Using the listing below, return every line that includes "following".

Extracted entries: Begin

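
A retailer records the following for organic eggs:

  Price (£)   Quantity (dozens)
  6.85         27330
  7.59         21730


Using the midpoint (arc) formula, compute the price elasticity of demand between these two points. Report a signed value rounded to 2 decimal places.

-2.23

%ΔQ = (21730 − 27330) / [(27330 + 21730)/2] = -5600/24530 = -0.228291…
%ΔP = (7.59 − 6.85) / [(6.85 + 7.59)/2] = 0.74/7.22 = 0.102493…
Arc Ed = %ΔQ / %ΔP = (-5600/24530) / (0.74/7.22) = -2.2273…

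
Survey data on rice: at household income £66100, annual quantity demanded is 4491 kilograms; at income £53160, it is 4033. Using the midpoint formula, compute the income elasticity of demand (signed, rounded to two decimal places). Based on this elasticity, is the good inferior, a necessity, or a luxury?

0.50; necessity

%ΔQ = (4033 − 4491)/[( 4491 + 4033)/2] = -458/4262 = -0.107461…
%ΔIncome = (53160 − 66100)/[( 66100 + 53160)/2] = -12940/59630 = -0.217004…
E_income = (-458/4262) / (-12940/59630) = 0.4952…
0 < E_income < 1 ⇒ normal good, necessity.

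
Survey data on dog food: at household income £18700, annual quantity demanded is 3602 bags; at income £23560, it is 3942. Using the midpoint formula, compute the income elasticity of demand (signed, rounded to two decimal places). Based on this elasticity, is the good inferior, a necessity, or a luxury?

%ΔQ = (3942 − 3602)/[( 3602 + 3942)/2] = 340/3772 = 0.090137…
%ΔIncome = (23560 − 18700)/[( 18700 + 23560)/2] = 4860/21130 = 0.230004…
E_income = (340/3772) / (4860/21130) = 0.3918…
0 < E_income < 1 ⇒ normal good, necessity.

0.39; necessity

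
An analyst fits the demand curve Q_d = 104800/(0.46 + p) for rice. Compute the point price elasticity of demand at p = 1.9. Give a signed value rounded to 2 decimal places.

dQ_d/dp = −104800/(0.46 + p)² = -18816.4. At p = 1.9, Q_d = 44406.8.
Ed = (dQ_d/dp)·(p/Q_d) = (-18816.4) × (1.9/44406.8) = -0.8050…

-0.81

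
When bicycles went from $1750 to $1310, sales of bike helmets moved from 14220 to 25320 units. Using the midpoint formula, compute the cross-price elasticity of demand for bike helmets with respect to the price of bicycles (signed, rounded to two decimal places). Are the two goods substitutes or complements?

-1.95; complements

%ΔQ_{bike helmets} = (25320 − 14220)/avg = 11100/19770 = 0.561456…
%ΔP_{bicycles} = (1310 − 1750)/avg = -440/1530 = -0.287581…
E_cross = (11100/19770) / (-440/1530) = -1.9523…
E_cross < 0 ⇒ the goods are complements.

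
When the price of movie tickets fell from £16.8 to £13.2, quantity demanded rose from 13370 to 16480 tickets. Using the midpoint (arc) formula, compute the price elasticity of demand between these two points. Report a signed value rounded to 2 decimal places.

%ΔQ = (16480 − 13370) / [(13370 + 16480)/2] = 3110/14925 = 0.208375…
%ΔP = (13.2 − 16.8) / [(16.8 + 13.2)/2] = -3.6/15 = -0.24
Arc Ed = %ΔQ / %ΔP = (3110/14925) / (-3.6/15) = -0.8682…

-0.87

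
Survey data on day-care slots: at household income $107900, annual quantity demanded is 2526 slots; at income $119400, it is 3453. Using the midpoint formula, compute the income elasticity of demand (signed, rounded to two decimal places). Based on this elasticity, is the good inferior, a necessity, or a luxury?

3.06; luxury

%ΔQ = (3453 − 2526)/[( 2526 + 3453)/2] = 927/2989.5 = 0.310085…
%ΔIncome = (119400 − 107900)/[( 107900 + 119400)/2] = 11500/113650 = 0.101187…
E_income = (927/2989.5) / (11500/113650) = 3.0644…
E_income > 1 ⇒ normal good, luxury.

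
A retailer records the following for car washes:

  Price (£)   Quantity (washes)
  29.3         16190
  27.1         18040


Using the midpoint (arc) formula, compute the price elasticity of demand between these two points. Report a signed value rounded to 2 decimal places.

-1.39

%ΔQ = (18040 − 16190) / [(16190 + 18040)/2] = 1850/17115 = 0.108092…
%ΔP = (27.1 − 29.3) / [(29.3 + 27.1)/2] = -2.2/28.2 = -0.078014…
Arc Ed = %ΔQ / %ΔP = (1850/17115) / (-2.2/28.2) = -1.3855…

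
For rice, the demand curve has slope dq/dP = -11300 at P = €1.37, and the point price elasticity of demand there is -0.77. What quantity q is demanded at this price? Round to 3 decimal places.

Ed = (dq/dP)·(P/q) ⇒ q = (dq/dP)·P/Ed = (-11300)·1.37/(-0.77) = 20105.19480…

20105.195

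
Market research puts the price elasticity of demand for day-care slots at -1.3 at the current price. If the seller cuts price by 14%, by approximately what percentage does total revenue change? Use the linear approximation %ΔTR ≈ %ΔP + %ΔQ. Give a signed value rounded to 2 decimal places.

%ΔQ ≈ Ed × %ΔP = (-1.3) × (-14%) = +18.2000%
%ΔTR ≈ %ΔP + %ΔQ = (-14%) + (+18.2000%) = +4.2000%

+4.20%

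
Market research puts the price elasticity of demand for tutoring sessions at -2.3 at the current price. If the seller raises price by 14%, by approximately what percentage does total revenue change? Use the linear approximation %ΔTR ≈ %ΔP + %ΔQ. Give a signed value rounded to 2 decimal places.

-18.20%

%ΔQ ≈ Ed × %ΔP = (-2.3) × (+14%) = -32.2000%
%ΔTR ≈ %ΔP + %ΔQ = (+14%) + (-32.2000%) = -18.2000%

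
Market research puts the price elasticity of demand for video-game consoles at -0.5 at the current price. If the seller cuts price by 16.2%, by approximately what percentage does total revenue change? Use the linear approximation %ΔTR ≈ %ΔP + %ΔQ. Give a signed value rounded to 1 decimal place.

%ΔQ ≈ Ed × %ΔP = (-0.5) × (-16.2%) = +8.1000%
%ΔTR ≈ %ΔP + %ΔQ = (-16.2%) + (+8.1000%) = -8.1000%

-8.1%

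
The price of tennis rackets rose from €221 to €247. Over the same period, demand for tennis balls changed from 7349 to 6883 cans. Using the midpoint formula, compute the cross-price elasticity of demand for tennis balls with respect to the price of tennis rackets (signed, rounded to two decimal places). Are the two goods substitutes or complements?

-0.59; complements

%ΔQ_{tennis balls} = (6883 − 7349)/avg = -466/7116 = -0.065486…
%ΔP_{tennis rackets} = (247 − 221)/avg = 26/234 = 0.111111…
E_cross = (-466/7116) / (26/234) = -0.5893…
E_cross < 0 ⇒ the goods are complements.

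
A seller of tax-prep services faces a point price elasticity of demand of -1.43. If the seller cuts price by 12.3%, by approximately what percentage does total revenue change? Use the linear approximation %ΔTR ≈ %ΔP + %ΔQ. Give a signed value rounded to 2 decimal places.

%ΔQ ≈ Ed × %ΔP = (-1.43) × (-12.3%) = +17.5890%
%ΔTR ≈ %ΔP + %ΔQ = (-12.3%) + (+17.5890%) = +5.2890%

+5.29%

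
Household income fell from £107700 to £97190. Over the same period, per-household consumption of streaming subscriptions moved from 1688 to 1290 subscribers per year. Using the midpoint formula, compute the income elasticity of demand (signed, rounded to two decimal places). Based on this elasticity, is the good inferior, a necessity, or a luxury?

%ΔQ = (1290 − 1688)/[( 1688 + 1290)/2] = -398/1489 = -0.267293…
%ΔIncome = (97190 − 107700)/[( 107700 + 97190)/2] = -10510/102445 = -0.102591…
E_income = (-398/1489) / (-10510/102445) = 2.6054…
E_income > 1 ⇒ normal good, luxury.

2.61; luxury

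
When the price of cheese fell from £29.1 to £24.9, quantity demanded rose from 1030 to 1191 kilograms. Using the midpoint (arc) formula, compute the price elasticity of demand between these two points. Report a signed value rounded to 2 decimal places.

%ΔQ = (1191 − 1030) / [(1030 + 1191)/2] = 161/1110.5 = 0.144979…
%ΔP = (24.9 − 29.1) / [(29.1 + 24.9)/2] = -4.2/27 = -0.155555…
Arc Ed = %ΔQ / %ΔP = (161/1110.5) / (-4.2/27) = -0.9320…

-0.93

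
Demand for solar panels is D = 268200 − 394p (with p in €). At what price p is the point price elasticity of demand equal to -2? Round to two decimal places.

453.81

Ed = −394p/(268200 − 394p). Set this equal to -2:
394p = 2·(268200 − 394p) ⇒ 394p(1 + 2) = 2·268200
p = 2·268200 / (394·3) = 453.8071…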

Extracted entries: End

→ **Expected output**:
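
A retailer records the following for organic eggs:
A retailer records the following for car washes: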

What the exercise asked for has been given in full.